TASK OBJECTIVE: Each record must be retyped word for word.
_ _ _ _
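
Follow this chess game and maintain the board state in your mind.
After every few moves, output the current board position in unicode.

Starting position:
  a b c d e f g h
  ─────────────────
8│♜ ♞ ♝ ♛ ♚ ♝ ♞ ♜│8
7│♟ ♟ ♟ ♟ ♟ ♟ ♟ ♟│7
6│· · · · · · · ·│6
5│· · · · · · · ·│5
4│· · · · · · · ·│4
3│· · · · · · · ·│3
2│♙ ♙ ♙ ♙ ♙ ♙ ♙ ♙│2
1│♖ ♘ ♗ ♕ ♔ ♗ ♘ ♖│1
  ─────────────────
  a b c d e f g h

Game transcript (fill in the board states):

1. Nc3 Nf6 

  a b c d e f g h
  ─────────────────
8│♜ ♞ ♝ ♛ ♚ ♝ · ♜│8
7│♟ ♟ ♟ ♟ ♟ ♟ ♟ ♟│7
6│· · · · · ♞ · ·│6
5│· · · · · · · ·│5
4│· · · · · · · ·│4
3│· · ♘ · · · · ·│3
2│♙ ♙ ♙ ♙ ♙ ♙ ♙ ♙│2
1│♖ · ♗ ♕ ♔ ♗ ♘ ♖│1
  ─────────────────
  a b c d e f g h

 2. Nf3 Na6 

  a b c d e f g h
  ─────────────────
8│♜ · ♝ ♛ ♚ ♝ · ♜│8
7│♟ ♟ ♟ ♟ ♟ ♟ ♟ ♟│7
6│♞ · · · · ♞ · ·│6
5│· · · · · · · ·│5
4│· · · · · · · ·│4
3│· · ♘ · · ♘ · ·│3
2│♙ ♙ ♙ ♙ ♙ ♙ ♙ ♙│2
1│♖ · ♗ ♕ ♔ ♗ · ♖│1
  ─────────────────
  a b c d e f g h

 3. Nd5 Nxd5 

  a b c d e f g h
  ─────────────────
8│♜ · ♝ ♛ ♚ ♝ · ♜│8
7│♟ ♟ ♟ ♟ ♟ ♟ ♟ ♟│7
6│♞ · · · · · · ·│6
5│· · · ♞ · · · ·│5
4│· · · · · · · ·│4
3│· · · · · ♘ · ·│3
2│♙ ♙ ♙ ♙ ♙ ♙ ♙ ♙│2
1│♖ · ♗ ♕ ♔ ♗ · ♖│1
  ─────────────────
  a b c d e f g h

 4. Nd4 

  a b c d e f g h
  ─────────────────
8│♜ · ♝ ♛ ♚ ♝ · ♜│8
7│♟ ♟ ♟ ♟ ♟ ♟ ♟ ♟│7
6│♞ · · · · · · ·│6
5│· · · ♞ · · · ·│5
4│· · · ♘ · · · ·│4
3│· · · · · · · ·│3
2│♙ ♙ ♙ ♙ ♙ ♙ ♙ ♙│2
1│♖ · ♗ ♕ ♔ ♗ · ♖│1
  ─────────────────
  a b c d e f g h


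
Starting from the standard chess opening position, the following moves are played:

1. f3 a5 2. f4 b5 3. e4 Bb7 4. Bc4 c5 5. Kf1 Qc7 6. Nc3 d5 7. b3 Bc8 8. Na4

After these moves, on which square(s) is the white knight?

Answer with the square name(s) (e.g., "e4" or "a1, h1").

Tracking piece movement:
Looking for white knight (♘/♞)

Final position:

  a b c d e f g h
  ─────────────────
8│♜ ♞ ♝ · ♚ ♝ ♞ ♜│8
7│· · ♛ · ♟ ♟ ♟ ♟│7
6│· · · · · · · ·│6
5│♟ ♟ ♟ ♟ · · · ·│5
4│♘ · ♗ · ♙ ♙ · ·│4
3│· ♙ · · · · · ·│3
2│♙ · ♙ ♙ · · ♙ ♙│2
1│♖ · ♗ ♕ · ♔ ♘ ♖│1
  ─────────────────
  a b c d e f g h


a4, g1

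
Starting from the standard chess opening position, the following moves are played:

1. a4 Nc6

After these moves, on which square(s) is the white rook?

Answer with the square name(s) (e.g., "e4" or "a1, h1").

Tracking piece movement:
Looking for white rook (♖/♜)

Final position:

  a b c d e f g h
  ─────────────────
8│♜ · ♝ ♛ ♚ ♝ ♞ ♜│8
7│♟ ♟ ♟ ♟ ♟ ♟ ♟ ♟│7
6│· · ♞ · · · · ·│6
5│· · · · · · · ·│5
4│♙ · · · · · · ·│4
3│· · · · · · · ·│3
2│· ♙ ♙ ♙ ♙ ♙ ♙ ♙│2
1│♖ ♘ ♗ ♕ ♔ ♗ ♘ ♖│1
  ─────────────────
  a b c d e f g h


a1, h1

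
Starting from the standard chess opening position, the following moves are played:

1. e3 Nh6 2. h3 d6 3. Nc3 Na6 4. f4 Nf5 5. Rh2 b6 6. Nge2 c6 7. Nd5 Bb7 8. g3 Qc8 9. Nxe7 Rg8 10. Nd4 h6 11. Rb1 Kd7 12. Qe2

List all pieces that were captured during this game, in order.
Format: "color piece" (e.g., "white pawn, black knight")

Tracking captures:
  Nxe7: captured black pawn

black pawn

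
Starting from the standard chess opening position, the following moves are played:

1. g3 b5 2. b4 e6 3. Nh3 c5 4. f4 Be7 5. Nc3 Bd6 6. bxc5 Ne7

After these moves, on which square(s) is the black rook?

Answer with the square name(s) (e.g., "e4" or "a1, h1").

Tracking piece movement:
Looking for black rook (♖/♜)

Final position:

  a b c d e f g h
  ─────────────────
8│♜ ♞ ♝ ♛ ♚ · · ♜│8
7│♟ · · ♟ ♞ ♟ ♟ ♟│7
6│· · · ♝ ♟ · · ·│6
5│· ♟ ♙ · · · · ·│5
4│· · · · · ♙ · ·│4
3│· · ♘ · · · ♙ ♘│3
2│♙ · ♙ ♙ ♙ · · ♙│2
1│♖ · ♗ ♕ ♔ ♗ · ♖│1
  ─────────────────
  a b c d e f g h


a8, h8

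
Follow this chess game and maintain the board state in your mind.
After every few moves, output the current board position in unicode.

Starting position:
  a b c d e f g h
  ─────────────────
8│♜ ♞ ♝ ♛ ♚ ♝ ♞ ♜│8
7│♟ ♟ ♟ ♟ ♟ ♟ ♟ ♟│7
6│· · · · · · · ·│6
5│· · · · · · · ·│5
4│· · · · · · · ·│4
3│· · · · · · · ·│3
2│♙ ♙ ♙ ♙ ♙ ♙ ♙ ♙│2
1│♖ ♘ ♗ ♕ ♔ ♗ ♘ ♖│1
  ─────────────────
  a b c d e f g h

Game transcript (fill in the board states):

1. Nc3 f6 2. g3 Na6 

  a b c d e f g h
  ─────────────────
8│♜ · ♝ ♛ ♚ ♝ ♞ ♜│8
7│♟ ♟ ♟ ♟ ♟ · ♟ ♟│7
6│♞ · · · · ♟ · ·│6
5│· · · · · · · ·│5
4│· · · · · · · ·│4
3│· · ♘ · · · ♙ ·│3
2│♙ ♙ ♙ ♙ ♙ ♙ · ♙│2
1│♖ · ♗ ♕ ♔ ♗ ♘ ♖│1
  ─────────────────
  a b c d e f g h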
_ _ _ _
EXERCISE ANSWER:
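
Follow this chess game and maintain the board state in your mind.
After every few moves, output the current board position in unicode.

Starting position:
  a b c d e f g h
  ─────────────────
8│♜ ♞ ♝ ♛ ♚ ♝ ♞ ♜│8
7│♟ ♟ ♟ ♟ ♟ ♟ ♟ ♟│7
6│· · · · · · · ·│6
5│· · · · · · · ·│5
4│· · · · · · · ·│4
3│· · · · · · · ·│3
2│♙ ♙ ♙ ♙ ♙ ♙ ♙ ♙│2
1│♖ ♘ ♗ ♕ ♔ ♗ ♘ ♖│1
  ─────────────────
  a b c d e f g h

Game transcript (fill in the board states):

1. Nc3 Nf6 

  a b c d e f g h
  ─────────────────
8│♜ ♞ ♝ ♛ ♚ ♝ · ♜│8
7│♟ ♟ ♟ ♟ ♟ ♟ ♟ ♟│7
6│· · · · · ♞ · ·│6
5│· · · · · · · ·│5
4│· · · · · · · ·│4
3│· · ♘ · · · · ·│3
2│♙ ♙ ♙ ♙ ♙ ♙ ♙ ♙│2
1│♖ · ♗ ♕ ♔ ♗ ♘ ♖│1
  ─────────────────
  a b c d e f g h

 2. Nf3 Na6 

  a b c d e f g h
  ─────────────────
8│♜ · ♝ ♛ ♚ ♝ · ♜│8
7│♟ ♟ ♟ ♟ ♟ ♟ ♟ ♟│7
6│♞ · · · · ♞ · ·│6
5│· · · · · · · ·│5
4│· · · · · · · ·│4
3│· · ♘ · · ♘ · ·│3
2│♙ ♙ ♙ ♙ ♙ ♙ ♙ ♙│2
1│♖ · ♗ ♕ ♔ ♗ · ♖│1
  ─────────────────
  a b c d e f g h

 3. Nd5 Nxd5 

  a b c d e f g h
  ─────────────────
8│♜ · ♝ ♛ ♚ ♝ · ♜│8
7│♟ ♟ ♟ ♟ ♟ ♟ ♟ ♟│7
6│♞ · · · · · · ·│6
5│· · · ♞ · · · ·│5
4│· · · · · · · ·│4
3│· · · · · ♘ · ·│3
2│♙ ♙ ♙ ♙ ♙ ♙ ♙ ♙│2
1│♖ · ♗ ♕ ♔ ♗ · ♖│1
  ─────────────────
  a b c d e f g h

 4. Nd4 

  a b c d e f g h
  ─────────────────
8│♜ · ♝ ♛ ♚ ♝ · ♜│8
7│♟ ♟ ♟ ♟ ♟ ♟ ♟ ♟│7
6│♞ · · · · · · ·│6
5│· · · ♞ · · · ·│5
4│· · · ♘ · · · ·│4
3│· · · · · · · ·│3
2│♙ ♙ ♙ ♙ ♙ ♙ ♙ ♙│2
1│♖ · ♗ ♕ ♔ ♗ · ♖│1
  ─────────────────
  a b c d e f g h


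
Starting from the standard chess opening position, the following moves are played:

1. f3 a5 2. f4 b5 3. e4 Bb7 4. Bc4 c5 5. Kf1 Qc7 6. Nc3 d5 7. b3 Bc8 8. Na4

After these moves, on which square(s) is the white knight?

Answer with the square name(s) (e.g., "e4" or "a1, h1").

Tracking piece movement:
Looking for white knight (♘/♞)

Final position:

  a b c d e f g h
  ─────────────────
8│♜ ♞ ♝ · ♚ ♝ ♞ ♜│8
7│· · ♛ · ♟ ♟ ♟ ♟│7
6│· · · · · · · ·│6
5│♟ ♟ ♟ ♟ · · · ·│5
4│♘ · ♗ · ♙ ♙ · ·│4
3│· ♙ · · · · · ·│3
2│♙ · ♙ ♙ · · ♙ ♙│2
1│♖ · ♗ ♕ · ♔ ♘ ♖│1
  ─────────────────
  a b c d e f g h


a4, g1

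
Starting from the standard chess opening position, the following moves are played:

1. a4 Nc6

After these moves, on which square(s) is the white rook?

Answer with the square name(s) (e.g., "e4" or "a1, h1").

Tracking piece movement:
Looking for white rook (♖/♜)

Final position:

  a b c d e f g h
  ─────────────────
8│♜ · ♝ ♛ ♚ ♝ ♞ ♜│8
7│♟ ♟ ♟ ♟ ♟ ♟ ♟ ♟│7
6│· · ♞ · · · · ·│6
5│· · · · · · · ·│5
4│♙ · · · · · · ·│4
3│· · · · · · · ·│3
2│· ♙ ♙ ♙ ♙ ♙ ♙ ♙│2
1│♖ ♘ ♗ ♕ ♔ ♗ ♘ ♖│1
  ─────────────────
  a b c d e f g h


a1, h1

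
Starting from the standard chess opening position, the following moves are played:

1. e3 Nh6 2. h3 d6 3. Nc3 Na6 4. f4 Nf5 5. Rh2 b6 6. Nge2 c6 7. Nd5 Bb7 8. g3 Qc8 9. Nxe7 Rg8 10. Nd4 h6 11. Rb1 Kd7 12. Qe2

List all pieces that were captured during this game, in order.
Format: "color piece" (e.g., "white pawn, black knight")

Tracking captures:
  Nxe7: captured black pawn

black pawn

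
Starting from the standard chess opening position, the following moves are played:

1. g3 b5 2. b4 e6 3. Nh3 c5 4. f4 Be7 5. Nc3 Bd6 6. bxc5 Ne7

After these moves, on which square(s) is the black rook?

Answer with the square name(s) (e.g., "e4" or "a1, h1").

Tracking piece movement:
Looking for black rook (♖/♜)

Final position:

  a b c d e f g h
  ─────────────────
8│♜ ♞ ♝ ♛ ♚ · · ♜│8
7│♟ · · ♟ ♞ ♟ ♟ ♟│7
6│· · · ♝ ♟ · · ·│6
5│· ♟ ♙ · · · · ·│5
4│· · · · · ♙ · ·│4
3│· · ♘ · · · ♙ ♘│3
2│♙ · ♙ ♙ ♙ · · ♙│2
1│♖ · ♗ ♕ ♔ ♗ · ♖│1
  ─────────────────
  a b c d e f g h


a8, h8

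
Follow this chess game and maintain the board state in your mind.
After every few moves, output the current board position in unicode.

Starting position:
  a b c d e f g h
  ─────────────────
8│♜ ♞ ♝ ♛ ♚ ♝ ♞ ♜│8
7│♟ ♟ ♟ ♟ ♟ ♟ ♟ ♟│7
6│· · · · · · · ·│6
5│· · · · · · · ·│5
4│· · · · · · · ·│4
3│· · · · · · · ·│3
2│♙ ♙ ♙ ♙ ♙ ♙ ♙ ♙│2
1│♖ ♘ ♗ ♕ ♔ ♗ ♘ ♖│1
  ─────────────────
  a b c d e f g h

Game transcript (fill in the board states):

1. Nc3 f6 2. g3 Na6 

  a b c d e f g h
  ─────────────────
8│♜ · ♝ ♛ ♚ ♝ ♞ ♜│8
7│♟ ♟ ♟ ♟ ♟ · ♟ ♟│7
6│♞ · · · · ♟ · ·│6
5│· · · · · · · ·│5
4│· · · · · · · ·│4
3│· · ♘ · · · ♙ ·│3
2│♙ ♙ ♙ ♙ ♙ ♙ · ♙│2
1│♖ · ♗ ♕ ♔ ♗ ♘ ♖│1
  ─────────────────
  a b c d e f g h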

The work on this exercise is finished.